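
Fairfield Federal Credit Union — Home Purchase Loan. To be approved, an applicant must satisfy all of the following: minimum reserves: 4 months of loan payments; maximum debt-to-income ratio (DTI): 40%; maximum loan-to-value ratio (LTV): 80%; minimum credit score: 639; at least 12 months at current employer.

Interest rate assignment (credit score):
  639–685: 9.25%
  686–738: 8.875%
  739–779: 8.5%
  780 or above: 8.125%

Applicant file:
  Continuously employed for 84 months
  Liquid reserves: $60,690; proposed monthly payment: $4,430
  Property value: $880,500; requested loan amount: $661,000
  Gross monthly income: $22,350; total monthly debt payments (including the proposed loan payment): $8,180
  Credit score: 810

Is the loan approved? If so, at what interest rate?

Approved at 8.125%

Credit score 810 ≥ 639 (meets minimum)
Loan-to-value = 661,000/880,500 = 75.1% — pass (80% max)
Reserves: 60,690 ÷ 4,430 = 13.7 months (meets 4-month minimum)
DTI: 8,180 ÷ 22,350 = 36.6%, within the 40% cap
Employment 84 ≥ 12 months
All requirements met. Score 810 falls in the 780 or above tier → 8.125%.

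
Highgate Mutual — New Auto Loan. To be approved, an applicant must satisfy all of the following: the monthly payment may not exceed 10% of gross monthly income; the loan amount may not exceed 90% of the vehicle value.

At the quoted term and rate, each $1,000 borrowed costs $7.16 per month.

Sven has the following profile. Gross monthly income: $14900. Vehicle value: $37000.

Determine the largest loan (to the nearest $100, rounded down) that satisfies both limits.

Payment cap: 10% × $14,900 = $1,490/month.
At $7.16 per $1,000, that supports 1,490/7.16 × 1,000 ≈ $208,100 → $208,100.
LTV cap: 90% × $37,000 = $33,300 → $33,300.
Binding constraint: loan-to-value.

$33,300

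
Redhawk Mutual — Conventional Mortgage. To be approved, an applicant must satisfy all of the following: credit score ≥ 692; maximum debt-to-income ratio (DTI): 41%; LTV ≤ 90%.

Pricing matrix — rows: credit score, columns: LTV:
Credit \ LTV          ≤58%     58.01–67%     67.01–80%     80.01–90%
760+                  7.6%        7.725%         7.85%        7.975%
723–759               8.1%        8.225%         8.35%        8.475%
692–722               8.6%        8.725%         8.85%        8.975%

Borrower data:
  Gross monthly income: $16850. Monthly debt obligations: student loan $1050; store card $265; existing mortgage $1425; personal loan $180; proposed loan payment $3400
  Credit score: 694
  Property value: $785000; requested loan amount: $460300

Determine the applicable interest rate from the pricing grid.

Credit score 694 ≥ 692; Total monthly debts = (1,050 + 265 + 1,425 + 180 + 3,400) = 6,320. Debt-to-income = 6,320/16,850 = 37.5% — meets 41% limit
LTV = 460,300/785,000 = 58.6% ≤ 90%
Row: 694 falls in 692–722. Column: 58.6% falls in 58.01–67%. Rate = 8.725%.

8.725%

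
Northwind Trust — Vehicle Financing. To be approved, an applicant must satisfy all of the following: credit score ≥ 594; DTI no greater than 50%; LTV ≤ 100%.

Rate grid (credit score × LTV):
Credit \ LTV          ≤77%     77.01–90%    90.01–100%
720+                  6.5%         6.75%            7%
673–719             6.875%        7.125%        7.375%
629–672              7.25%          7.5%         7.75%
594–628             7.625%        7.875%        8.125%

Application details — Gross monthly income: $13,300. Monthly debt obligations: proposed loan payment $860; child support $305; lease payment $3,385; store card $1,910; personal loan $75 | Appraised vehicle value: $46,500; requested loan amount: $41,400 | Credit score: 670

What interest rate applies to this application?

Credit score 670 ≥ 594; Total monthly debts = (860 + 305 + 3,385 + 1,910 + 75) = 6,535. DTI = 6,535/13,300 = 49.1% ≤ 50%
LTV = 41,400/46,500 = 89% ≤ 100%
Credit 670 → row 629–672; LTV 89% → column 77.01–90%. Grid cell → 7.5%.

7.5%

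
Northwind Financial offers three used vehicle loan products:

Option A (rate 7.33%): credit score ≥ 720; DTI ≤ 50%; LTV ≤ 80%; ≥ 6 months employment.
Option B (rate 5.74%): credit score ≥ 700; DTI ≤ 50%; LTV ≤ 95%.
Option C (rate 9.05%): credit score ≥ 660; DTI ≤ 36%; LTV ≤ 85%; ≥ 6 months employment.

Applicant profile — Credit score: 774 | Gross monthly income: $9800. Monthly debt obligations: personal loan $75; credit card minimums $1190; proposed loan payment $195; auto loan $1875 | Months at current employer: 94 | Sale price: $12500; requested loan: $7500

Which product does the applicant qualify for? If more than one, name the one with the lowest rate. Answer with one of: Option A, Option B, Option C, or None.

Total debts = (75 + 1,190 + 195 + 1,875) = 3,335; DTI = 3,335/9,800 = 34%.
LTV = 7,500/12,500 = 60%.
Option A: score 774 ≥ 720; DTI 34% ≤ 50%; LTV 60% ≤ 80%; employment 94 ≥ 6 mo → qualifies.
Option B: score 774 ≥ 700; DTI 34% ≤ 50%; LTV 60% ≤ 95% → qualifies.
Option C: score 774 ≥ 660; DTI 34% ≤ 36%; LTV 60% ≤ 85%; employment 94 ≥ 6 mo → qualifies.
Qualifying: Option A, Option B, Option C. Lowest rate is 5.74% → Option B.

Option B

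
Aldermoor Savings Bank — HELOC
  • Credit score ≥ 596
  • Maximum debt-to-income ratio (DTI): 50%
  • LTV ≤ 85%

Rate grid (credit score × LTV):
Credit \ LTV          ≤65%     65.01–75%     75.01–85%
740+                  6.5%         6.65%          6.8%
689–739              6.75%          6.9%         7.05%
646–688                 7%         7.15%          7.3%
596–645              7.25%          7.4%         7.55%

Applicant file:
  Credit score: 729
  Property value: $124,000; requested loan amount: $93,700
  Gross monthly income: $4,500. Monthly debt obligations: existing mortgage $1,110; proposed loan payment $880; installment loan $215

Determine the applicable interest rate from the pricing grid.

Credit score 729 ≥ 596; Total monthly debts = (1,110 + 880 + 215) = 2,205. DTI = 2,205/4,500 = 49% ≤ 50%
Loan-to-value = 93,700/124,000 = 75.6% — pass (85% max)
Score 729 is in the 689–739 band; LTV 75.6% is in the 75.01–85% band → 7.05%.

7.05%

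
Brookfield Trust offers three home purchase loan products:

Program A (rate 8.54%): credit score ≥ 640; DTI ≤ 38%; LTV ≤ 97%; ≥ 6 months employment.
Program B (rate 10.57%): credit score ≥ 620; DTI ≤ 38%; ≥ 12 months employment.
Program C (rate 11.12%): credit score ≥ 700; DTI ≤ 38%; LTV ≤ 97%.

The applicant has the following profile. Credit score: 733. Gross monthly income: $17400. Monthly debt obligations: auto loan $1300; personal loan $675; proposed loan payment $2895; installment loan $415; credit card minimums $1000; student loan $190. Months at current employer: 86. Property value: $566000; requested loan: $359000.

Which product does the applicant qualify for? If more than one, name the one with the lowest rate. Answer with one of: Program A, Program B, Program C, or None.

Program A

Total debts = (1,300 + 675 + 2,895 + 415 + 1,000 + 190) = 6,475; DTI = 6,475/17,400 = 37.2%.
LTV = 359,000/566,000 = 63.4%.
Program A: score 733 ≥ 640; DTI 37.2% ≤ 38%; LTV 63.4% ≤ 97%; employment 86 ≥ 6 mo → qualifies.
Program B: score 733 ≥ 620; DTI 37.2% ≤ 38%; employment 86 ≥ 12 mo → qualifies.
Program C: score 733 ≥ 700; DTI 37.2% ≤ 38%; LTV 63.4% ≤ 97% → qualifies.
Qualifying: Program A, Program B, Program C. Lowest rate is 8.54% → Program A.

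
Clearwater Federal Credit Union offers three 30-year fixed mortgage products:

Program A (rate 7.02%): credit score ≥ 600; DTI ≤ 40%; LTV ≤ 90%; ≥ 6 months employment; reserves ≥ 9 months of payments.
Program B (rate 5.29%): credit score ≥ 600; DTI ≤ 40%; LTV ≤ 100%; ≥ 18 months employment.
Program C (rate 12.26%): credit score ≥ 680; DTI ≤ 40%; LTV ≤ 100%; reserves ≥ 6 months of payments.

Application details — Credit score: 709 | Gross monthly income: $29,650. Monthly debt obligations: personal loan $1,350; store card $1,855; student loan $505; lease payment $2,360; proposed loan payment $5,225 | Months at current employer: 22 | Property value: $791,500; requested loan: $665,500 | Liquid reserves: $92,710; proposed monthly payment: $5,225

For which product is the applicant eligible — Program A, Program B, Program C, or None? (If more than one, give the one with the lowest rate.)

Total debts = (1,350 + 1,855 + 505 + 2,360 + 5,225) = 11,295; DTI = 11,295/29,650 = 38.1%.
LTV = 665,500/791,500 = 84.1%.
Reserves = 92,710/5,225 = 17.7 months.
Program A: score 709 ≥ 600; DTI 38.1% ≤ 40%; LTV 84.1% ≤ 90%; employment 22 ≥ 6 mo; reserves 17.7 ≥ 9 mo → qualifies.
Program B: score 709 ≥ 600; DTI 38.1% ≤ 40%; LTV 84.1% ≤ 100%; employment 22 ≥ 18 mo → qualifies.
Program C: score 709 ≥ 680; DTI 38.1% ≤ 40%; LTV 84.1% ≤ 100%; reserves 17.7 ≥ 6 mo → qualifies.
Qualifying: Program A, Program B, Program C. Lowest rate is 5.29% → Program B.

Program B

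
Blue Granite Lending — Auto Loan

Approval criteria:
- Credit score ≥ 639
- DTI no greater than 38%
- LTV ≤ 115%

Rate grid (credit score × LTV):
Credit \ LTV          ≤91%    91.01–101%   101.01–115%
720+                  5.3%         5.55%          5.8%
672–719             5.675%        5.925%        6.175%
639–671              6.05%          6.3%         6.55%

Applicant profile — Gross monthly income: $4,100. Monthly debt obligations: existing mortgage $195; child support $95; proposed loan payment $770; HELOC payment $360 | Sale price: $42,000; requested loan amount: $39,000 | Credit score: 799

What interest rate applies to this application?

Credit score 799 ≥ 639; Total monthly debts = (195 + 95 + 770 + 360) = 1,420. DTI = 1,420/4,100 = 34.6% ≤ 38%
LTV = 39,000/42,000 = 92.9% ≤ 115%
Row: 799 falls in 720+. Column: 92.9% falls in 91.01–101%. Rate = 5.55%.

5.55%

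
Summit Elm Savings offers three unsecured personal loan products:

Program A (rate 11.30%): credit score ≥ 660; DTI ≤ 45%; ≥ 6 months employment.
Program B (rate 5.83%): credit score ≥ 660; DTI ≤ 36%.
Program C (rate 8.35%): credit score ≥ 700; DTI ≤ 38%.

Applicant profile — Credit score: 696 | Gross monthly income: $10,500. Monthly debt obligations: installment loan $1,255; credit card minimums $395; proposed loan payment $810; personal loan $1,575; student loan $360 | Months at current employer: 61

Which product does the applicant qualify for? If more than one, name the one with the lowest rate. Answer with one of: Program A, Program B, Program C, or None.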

▬▬▬▬▬▬

Search the records for the word "ratio", then list every line that has it.

Solved exercise
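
Fairfield Federal Credit Union — Home Purchase Loan. To be approved, an applicant must satisfy all of the following: minimum reserves: 4 months of loan payments; maximum debt-to-income ratio (DTI): 40%; maximum loan-to-value ratio (LTV): 80%; minimum credit score: 639; at least 12 months at current employer.
Redhawk Mutual — Conventional Mortgage. To be approved, an applicant must satisfy all of the following: credit score ≥ 692; maximum debt-to-income ratio (DTI): 41%; LTV ≤ 90%.
  • Maximum debt-to-income ratio (DTI): 50%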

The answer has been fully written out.